Collected data
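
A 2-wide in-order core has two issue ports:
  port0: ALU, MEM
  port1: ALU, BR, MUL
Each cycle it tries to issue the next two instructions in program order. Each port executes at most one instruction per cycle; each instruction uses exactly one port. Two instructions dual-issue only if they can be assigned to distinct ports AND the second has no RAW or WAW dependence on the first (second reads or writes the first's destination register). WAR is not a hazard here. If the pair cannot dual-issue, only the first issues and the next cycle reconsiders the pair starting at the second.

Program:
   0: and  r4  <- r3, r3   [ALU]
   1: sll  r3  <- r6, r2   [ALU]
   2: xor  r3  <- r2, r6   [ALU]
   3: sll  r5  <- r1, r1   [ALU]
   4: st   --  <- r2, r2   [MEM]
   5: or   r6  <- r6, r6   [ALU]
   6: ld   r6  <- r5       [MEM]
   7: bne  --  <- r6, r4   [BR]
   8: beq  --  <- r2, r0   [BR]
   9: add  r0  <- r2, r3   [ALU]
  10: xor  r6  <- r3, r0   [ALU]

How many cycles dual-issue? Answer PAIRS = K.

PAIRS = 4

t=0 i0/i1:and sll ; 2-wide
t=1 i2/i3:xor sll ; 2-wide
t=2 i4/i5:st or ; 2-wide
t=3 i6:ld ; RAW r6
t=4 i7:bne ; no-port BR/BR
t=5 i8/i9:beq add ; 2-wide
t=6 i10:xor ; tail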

==

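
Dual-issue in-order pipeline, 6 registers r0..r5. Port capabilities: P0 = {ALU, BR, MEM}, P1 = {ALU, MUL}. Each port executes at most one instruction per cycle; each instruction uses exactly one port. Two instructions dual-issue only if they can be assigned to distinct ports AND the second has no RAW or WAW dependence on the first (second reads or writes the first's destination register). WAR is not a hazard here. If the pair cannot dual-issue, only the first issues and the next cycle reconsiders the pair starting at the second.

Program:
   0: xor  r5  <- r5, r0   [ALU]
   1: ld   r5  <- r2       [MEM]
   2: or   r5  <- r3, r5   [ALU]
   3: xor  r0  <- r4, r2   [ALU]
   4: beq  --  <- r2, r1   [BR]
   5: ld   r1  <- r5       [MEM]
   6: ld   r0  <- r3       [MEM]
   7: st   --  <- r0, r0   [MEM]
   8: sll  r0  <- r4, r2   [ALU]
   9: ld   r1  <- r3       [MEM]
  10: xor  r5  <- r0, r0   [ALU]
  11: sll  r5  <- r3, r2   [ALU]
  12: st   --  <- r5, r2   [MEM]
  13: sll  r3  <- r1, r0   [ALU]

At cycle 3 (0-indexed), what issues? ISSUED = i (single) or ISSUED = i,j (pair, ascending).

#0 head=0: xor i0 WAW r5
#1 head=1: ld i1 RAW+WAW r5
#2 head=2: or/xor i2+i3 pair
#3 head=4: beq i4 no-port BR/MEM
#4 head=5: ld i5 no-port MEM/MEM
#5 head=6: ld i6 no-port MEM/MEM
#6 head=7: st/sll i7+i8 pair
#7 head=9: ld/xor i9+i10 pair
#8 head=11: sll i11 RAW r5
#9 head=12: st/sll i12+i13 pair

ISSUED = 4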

...

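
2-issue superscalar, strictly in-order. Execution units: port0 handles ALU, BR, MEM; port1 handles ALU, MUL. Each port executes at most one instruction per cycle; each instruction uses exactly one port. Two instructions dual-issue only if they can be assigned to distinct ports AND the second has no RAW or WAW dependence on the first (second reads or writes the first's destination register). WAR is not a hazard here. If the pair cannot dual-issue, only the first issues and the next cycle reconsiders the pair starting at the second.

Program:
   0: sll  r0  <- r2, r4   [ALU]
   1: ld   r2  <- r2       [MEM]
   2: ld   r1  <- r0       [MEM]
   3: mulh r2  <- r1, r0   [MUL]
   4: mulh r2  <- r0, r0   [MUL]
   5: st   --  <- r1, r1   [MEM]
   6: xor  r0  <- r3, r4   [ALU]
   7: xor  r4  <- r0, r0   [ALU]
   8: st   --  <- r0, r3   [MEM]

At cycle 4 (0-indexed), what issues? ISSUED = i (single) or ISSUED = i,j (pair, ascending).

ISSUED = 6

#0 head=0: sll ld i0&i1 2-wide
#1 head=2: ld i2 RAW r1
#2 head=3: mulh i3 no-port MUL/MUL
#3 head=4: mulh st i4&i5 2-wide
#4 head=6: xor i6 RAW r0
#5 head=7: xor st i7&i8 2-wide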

## Work request
Print exactly the lines above, between the one holding "A 2-wide in-order" and the one holding "port1: ALU, BR, MUL", inclusive, and nothing besides.

## Answer box
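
A 2-wide in-order core has two issue ports:
  port0: ALU, MEM
  port1: ALU, BR, MUL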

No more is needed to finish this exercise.